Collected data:

▶

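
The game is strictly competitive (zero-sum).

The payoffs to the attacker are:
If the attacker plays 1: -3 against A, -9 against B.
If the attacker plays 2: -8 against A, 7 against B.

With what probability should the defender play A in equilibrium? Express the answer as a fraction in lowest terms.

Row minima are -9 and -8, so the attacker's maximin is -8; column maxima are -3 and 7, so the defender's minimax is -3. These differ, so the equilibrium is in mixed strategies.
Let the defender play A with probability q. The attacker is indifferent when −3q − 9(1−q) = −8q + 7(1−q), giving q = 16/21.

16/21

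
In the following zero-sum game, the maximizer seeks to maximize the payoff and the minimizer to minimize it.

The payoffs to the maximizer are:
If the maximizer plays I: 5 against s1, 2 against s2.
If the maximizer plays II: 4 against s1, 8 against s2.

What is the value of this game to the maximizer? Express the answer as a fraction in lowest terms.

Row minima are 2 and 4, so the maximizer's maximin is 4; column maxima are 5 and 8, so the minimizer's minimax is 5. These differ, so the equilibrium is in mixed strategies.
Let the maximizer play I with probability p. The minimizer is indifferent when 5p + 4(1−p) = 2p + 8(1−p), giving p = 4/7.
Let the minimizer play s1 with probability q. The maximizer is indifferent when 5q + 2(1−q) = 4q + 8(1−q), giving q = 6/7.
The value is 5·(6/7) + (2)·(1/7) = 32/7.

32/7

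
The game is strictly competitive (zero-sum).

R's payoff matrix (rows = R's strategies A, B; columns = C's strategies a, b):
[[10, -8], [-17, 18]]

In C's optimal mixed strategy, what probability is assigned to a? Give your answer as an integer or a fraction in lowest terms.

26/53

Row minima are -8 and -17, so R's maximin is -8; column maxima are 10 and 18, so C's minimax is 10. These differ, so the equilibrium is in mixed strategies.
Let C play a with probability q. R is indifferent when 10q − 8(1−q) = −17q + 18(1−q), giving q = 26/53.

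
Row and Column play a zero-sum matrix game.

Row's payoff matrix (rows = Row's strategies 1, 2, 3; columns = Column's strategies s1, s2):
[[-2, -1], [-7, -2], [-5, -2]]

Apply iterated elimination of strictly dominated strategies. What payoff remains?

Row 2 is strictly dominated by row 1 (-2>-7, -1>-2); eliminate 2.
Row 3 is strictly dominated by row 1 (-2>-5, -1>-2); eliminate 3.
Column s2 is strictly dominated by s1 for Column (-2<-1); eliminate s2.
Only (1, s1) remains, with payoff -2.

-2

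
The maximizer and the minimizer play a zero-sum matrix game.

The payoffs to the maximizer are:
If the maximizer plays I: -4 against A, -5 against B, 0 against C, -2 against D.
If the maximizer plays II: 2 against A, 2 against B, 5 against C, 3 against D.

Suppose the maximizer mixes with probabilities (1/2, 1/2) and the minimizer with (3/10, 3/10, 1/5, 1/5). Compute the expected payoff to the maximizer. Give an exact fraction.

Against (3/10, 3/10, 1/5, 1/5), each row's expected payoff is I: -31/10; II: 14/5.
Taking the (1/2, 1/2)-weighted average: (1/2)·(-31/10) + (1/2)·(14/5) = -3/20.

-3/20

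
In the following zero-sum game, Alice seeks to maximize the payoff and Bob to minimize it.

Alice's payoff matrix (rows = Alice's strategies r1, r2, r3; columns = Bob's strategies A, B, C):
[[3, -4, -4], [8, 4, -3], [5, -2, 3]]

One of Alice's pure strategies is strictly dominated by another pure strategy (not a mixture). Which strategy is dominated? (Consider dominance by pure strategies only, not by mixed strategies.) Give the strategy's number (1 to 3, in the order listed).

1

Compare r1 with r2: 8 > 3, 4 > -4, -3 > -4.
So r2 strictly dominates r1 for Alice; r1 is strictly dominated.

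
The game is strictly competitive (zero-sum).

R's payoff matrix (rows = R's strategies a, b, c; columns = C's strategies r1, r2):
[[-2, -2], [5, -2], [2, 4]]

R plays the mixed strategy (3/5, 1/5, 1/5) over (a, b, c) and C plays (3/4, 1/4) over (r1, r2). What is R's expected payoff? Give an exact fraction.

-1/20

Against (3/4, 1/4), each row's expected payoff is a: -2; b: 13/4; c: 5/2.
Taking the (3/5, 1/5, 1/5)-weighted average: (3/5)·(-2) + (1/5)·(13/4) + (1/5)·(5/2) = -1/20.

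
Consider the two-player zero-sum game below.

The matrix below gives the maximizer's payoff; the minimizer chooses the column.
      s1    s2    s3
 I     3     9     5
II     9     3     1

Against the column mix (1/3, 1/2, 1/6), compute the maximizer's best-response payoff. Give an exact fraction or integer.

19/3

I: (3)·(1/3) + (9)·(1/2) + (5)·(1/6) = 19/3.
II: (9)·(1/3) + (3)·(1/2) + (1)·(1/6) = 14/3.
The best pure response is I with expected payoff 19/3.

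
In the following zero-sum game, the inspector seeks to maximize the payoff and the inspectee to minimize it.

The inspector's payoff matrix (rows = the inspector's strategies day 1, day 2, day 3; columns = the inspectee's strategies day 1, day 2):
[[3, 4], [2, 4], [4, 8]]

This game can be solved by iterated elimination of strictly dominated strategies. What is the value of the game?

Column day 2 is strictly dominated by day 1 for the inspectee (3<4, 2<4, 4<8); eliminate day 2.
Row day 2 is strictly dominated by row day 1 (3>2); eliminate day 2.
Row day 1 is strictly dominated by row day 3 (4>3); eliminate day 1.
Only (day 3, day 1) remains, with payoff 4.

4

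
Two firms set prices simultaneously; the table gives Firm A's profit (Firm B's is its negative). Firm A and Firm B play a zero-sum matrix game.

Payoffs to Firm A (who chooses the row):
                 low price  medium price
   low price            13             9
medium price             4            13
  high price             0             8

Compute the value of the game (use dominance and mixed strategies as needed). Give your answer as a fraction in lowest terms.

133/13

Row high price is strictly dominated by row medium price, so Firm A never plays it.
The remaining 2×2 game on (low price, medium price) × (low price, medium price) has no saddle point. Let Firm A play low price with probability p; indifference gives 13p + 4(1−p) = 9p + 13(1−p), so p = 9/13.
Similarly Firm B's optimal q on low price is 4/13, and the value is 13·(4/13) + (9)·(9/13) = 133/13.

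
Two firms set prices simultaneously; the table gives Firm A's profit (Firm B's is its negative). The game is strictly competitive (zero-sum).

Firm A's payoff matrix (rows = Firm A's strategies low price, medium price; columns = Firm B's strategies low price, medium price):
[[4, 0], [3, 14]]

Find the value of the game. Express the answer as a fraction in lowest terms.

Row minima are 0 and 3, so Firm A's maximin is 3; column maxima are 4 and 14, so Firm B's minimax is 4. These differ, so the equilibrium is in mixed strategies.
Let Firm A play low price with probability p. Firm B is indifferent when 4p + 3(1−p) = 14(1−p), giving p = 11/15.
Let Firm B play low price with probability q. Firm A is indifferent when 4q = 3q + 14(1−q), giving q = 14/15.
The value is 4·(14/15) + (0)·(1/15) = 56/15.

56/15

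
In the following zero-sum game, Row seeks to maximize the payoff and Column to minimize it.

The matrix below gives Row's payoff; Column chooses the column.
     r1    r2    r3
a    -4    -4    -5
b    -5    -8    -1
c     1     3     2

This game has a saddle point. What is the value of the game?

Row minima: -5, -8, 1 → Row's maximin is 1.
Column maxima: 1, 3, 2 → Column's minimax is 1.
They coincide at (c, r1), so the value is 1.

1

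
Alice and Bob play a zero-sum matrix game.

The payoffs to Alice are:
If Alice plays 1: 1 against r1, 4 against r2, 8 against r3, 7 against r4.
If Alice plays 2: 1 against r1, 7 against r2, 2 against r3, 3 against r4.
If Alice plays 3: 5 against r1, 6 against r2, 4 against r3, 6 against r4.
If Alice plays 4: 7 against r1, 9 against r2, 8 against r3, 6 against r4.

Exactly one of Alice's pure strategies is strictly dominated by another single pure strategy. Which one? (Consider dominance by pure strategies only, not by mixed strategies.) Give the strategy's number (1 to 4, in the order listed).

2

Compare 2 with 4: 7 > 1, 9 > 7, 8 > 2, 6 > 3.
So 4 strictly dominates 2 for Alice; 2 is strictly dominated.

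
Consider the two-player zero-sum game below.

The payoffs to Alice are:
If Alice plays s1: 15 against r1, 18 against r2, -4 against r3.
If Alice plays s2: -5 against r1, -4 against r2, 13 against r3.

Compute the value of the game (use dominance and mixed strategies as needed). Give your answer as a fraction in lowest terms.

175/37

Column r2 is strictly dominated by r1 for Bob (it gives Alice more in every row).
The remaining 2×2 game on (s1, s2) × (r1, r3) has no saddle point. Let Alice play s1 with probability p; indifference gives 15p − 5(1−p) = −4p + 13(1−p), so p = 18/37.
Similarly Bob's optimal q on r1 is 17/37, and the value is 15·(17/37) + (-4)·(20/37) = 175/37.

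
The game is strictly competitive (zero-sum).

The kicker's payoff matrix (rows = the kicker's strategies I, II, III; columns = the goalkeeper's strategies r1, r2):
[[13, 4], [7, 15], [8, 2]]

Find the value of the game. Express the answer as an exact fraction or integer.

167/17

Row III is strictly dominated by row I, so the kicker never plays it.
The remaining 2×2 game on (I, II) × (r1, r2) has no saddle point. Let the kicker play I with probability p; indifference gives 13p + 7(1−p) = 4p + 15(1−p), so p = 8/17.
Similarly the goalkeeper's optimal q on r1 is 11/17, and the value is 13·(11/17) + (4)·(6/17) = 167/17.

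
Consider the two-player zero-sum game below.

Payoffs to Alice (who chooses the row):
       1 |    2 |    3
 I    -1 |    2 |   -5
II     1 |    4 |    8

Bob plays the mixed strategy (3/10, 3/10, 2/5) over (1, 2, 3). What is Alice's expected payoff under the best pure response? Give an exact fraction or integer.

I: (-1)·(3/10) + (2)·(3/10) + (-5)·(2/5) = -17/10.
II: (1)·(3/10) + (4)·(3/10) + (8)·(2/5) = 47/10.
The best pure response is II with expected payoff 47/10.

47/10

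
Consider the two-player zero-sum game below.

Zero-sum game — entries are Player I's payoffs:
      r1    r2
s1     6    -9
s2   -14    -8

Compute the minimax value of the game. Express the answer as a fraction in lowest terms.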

◀
▶

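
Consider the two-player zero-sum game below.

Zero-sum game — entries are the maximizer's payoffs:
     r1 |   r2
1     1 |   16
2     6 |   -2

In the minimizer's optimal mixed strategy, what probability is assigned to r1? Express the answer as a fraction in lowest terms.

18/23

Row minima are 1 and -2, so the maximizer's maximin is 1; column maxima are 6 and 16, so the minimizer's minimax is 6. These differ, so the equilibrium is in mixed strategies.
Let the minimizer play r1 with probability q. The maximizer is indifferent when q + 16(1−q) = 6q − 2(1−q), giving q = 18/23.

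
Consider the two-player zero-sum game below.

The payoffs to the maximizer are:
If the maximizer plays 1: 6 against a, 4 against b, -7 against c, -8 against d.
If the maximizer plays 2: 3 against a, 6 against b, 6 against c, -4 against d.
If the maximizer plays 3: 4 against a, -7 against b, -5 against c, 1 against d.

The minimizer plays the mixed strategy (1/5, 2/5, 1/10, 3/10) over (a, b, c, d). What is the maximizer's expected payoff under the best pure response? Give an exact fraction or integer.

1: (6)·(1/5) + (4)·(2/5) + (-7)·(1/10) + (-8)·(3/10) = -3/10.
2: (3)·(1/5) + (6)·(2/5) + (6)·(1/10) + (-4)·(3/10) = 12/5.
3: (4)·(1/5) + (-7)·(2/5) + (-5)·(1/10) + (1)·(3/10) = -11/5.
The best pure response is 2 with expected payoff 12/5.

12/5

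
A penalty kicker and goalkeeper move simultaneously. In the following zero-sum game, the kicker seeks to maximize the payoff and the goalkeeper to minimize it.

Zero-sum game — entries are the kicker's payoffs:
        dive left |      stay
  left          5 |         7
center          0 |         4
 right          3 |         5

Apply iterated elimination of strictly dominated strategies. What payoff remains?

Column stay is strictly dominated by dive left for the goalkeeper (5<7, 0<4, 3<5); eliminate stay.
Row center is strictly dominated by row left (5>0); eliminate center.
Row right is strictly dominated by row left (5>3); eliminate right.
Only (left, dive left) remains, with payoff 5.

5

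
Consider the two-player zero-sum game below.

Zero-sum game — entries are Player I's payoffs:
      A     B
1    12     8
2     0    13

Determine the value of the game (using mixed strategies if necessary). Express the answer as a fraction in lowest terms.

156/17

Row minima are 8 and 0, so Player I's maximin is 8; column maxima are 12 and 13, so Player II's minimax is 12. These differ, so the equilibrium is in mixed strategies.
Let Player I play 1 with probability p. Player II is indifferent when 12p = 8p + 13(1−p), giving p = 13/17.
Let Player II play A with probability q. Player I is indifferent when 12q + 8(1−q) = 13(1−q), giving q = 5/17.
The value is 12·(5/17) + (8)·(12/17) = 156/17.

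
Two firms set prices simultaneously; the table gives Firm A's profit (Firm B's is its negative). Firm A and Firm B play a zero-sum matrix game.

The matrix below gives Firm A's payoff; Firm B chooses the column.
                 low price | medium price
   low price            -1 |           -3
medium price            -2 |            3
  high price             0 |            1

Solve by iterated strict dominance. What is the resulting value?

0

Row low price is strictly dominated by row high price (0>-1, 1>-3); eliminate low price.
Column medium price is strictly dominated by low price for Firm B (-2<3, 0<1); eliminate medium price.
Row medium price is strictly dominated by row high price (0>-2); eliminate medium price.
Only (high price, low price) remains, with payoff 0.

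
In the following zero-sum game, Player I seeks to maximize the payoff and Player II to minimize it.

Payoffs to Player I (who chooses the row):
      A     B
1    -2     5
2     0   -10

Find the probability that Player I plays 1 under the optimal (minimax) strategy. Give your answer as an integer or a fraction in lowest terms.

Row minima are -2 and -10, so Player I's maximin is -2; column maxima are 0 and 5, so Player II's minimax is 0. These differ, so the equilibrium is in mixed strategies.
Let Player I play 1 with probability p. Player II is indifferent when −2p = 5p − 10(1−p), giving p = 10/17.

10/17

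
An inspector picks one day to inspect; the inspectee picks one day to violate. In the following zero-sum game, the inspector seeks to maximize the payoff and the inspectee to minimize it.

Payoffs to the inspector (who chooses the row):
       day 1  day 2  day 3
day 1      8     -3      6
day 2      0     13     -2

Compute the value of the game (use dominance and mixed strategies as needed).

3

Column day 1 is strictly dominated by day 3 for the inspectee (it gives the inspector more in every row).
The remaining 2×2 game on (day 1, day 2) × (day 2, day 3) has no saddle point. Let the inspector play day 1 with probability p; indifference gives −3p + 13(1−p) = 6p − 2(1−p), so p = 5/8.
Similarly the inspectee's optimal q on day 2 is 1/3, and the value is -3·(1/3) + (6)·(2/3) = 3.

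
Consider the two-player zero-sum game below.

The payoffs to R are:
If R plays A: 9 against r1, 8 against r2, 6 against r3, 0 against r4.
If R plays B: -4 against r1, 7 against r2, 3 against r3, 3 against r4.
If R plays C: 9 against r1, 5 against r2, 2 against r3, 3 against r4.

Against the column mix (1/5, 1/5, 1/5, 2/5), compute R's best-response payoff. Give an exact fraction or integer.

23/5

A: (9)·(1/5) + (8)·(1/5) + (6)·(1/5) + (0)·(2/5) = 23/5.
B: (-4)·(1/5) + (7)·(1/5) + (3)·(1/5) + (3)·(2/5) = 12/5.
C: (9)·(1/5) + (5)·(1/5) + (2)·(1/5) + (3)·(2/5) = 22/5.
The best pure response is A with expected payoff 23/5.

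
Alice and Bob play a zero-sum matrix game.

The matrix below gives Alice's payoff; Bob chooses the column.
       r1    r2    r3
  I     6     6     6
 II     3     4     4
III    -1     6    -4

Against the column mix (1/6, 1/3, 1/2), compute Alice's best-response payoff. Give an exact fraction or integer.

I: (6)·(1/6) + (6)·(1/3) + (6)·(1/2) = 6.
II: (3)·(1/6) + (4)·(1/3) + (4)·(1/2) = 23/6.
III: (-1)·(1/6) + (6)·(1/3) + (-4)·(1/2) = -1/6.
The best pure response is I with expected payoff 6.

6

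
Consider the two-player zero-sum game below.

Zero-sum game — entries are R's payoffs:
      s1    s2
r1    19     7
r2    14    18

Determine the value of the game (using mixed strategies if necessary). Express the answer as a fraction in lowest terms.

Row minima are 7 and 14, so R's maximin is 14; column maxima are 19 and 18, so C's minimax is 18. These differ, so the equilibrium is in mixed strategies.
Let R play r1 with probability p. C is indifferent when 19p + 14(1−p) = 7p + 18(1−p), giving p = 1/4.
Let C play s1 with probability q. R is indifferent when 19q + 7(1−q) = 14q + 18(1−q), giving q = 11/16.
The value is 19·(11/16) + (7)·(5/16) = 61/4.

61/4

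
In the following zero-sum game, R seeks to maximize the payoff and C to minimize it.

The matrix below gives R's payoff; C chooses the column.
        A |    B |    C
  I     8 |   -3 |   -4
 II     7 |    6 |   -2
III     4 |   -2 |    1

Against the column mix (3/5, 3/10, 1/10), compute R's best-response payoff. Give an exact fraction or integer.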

◀
▶

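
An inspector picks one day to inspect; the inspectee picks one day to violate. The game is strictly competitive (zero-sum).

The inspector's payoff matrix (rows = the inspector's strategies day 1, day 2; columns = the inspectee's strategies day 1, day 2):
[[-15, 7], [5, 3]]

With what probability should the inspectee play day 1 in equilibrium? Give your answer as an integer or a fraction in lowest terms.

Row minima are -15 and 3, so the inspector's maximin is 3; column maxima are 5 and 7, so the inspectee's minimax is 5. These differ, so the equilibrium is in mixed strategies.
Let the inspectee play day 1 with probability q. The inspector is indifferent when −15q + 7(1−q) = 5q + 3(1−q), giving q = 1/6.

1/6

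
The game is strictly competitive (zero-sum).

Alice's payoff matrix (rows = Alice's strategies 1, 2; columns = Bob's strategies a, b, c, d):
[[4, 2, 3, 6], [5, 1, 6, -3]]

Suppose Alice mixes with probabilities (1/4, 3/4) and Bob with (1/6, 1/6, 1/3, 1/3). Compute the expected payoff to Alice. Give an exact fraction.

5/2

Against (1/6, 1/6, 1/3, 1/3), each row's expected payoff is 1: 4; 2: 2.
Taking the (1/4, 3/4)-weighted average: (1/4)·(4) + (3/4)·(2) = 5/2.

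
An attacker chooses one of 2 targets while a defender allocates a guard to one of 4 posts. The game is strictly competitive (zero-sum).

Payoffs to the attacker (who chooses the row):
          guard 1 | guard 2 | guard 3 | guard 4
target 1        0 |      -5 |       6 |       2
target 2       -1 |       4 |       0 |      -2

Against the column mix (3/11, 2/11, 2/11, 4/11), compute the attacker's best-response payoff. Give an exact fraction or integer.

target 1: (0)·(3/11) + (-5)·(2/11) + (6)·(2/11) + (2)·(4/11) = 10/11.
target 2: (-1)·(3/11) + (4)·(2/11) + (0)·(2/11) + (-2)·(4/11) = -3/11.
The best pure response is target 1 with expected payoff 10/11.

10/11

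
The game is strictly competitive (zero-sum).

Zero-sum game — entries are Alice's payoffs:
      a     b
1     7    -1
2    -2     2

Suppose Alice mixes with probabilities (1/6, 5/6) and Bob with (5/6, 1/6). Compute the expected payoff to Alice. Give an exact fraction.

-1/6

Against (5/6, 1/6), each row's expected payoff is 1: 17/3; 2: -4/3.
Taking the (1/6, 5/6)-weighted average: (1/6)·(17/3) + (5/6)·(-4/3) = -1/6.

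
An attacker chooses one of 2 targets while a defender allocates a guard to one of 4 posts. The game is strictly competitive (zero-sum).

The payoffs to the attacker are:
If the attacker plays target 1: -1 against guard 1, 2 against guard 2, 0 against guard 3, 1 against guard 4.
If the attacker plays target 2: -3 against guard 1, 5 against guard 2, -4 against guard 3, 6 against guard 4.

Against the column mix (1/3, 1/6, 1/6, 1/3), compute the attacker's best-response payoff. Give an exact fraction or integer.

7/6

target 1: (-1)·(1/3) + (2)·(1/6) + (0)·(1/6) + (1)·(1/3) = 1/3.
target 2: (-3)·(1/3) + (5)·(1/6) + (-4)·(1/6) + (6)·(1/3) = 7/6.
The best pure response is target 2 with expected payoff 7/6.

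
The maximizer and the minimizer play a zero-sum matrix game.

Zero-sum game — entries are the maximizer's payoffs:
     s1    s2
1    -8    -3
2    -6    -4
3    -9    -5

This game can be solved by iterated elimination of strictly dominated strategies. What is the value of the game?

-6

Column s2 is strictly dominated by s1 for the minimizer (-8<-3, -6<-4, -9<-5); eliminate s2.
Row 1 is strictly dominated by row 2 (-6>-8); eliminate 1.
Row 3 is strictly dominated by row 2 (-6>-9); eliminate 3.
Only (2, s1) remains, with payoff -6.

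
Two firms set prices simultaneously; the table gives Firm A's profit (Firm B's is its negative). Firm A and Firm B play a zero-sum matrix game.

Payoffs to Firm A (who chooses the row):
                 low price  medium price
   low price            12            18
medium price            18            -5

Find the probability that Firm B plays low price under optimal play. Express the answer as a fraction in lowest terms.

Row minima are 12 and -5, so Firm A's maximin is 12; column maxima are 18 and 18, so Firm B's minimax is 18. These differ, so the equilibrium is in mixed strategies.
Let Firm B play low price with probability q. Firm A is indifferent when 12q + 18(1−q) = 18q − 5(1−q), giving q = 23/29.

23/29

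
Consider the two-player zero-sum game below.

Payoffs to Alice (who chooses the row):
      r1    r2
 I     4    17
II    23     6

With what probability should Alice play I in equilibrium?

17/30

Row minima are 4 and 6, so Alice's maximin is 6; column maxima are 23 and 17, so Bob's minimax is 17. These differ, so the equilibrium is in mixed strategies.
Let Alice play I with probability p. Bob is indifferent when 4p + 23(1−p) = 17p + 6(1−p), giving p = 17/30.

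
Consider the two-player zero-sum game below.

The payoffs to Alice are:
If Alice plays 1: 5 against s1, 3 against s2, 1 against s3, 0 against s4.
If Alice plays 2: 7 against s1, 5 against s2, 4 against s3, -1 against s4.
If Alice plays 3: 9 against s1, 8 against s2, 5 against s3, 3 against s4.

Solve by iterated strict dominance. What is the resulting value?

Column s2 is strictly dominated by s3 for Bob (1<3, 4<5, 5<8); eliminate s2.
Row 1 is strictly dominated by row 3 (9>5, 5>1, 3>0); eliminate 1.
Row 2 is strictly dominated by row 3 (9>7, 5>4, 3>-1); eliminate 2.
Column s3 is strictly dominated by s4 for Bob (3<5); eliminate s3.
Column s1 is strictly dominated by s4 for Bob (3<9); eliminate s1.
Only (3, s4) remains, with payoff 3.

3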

◀

What you need to do: Would you show every line in the data above that contains the string "violate"?

Task solution:
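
An inspector picks one day to inspect; the inspectee picks one day to violate. In the following zero-sum game, the inspector seeks to maximize the payoff and the inspectee to minimize it.
An inspector picks one day to inspect; the inspectee picks one day to violate. The game is strictly competitive (zero-sum).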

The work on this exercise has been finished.